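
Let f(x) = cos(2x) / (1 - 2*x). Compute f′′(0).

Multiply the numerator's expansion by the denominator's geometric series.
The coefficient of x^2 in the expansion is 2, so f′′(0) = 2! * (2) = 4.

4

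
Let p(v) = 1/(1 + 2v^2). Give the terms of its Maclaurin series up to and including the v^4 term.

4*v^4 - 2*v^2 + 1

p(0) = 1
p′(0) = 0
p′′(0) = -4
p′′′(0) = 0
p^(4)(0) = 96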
* * *
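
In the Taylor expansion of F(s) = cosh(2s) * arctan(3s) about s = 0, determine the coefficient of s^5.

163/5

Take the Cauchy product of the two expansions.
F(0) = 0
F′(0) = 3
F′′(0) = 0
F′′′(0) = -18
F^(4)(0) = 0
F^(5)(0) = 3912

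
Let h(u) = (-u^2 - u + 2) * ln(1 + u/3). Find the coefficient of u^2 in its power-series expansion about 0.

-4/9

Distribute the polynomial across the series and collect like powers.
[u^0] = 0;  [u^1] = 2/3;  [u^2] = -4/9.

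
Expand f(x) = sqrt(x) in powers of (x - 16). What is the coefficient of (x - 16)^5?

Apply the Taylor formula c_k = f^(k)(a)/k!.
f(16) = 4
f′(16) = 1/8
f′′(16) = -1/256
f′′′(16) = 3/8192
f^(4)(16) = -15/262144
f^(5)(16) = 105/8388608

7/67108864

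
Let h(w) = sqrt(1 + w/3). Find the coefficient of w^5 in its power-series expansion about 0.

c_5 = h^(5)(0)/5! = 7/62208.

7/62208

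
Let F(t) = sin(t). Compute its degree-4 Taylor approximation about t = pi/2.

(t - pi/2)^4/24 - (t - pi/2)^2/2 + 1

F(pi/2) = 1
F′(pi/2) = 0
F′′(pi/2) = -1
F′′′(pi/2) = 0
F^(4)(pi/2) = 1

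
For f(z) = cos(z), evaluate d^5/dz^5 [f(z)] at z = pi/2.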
--
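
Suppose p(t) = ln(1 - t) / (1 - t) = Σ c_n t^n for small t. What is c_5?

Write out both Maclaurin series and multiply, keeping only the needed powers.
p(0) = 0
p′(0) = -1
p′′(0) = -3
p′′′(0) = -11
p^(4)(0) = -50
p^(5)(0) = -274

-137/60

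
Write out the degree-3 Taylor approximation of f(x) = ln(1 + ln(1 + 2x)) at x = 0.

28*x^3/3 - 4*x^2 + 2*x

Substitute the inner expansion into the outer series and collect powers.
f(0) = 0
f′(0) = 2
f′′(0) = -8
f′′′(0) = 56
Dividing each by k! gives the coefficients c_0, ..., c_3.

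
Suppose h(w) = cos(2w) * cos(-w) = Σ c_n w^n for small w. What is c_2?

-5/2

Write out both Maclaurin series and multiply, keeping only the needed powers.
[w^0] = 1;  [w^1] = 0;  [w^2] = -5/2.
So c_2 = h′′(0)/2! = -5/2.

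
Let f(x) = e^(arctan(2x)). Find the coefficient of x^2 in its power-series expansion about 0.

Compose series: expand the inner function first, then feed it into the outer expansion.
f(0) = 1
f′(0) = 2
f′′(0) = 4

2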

| Task item |
Retype, in the same exact form, the lines of the material above from the line holding "Let h(u) = (-u^2" through the line holding "For f(z) = cos(z), evaluate".

| Output for this exercise |
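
Let h(u) = (-u^2 - u + 2) * ln(1 + u/3). Find the coefficient of u^2 in its power-series expansion about 0.

-4/9

Distribute the polynomial across the series and collect like powers.
[u^0] = 0;  [u^1] = 2/3;  [u^2] = -4/9.

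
Expand f(x) = sqrt(x) in powers of (x - 16). What is the coefficient of (x - 16)^5?

Apply the Taylor formula c_k = f^(k)(a)/k!.
f(16) = 4
f′(16) = 1/8
f′′(16) = -1/256
f′′′(16) = 3/8192
f^(4)(16) = -15/262144
f^(5)(16) = 105/8388608

7/67108864

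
Let h(w) = sqrt(1 + w/3). Find the coefficient of w^5 in its power-series expansion about 0.

c_5 = h^(5)(0)/5! = 7/62208.

7/62208

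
Let F(t) = sin(t). Compute its degree-4 Taylor approximation about t = pi/2.

(t - pi/2)^4/24 - (t - pi/2)^2/2 + 1

F(pi/2) = 1
F′(pi/2) = 0
F′′(pi/2) = -1
F′′′(pi/2) = 0
F^(4)(pi/2) = 1

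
For f(z) = cos(z), evaluate d^5/dz^5 [f(z)] at z = pi/2.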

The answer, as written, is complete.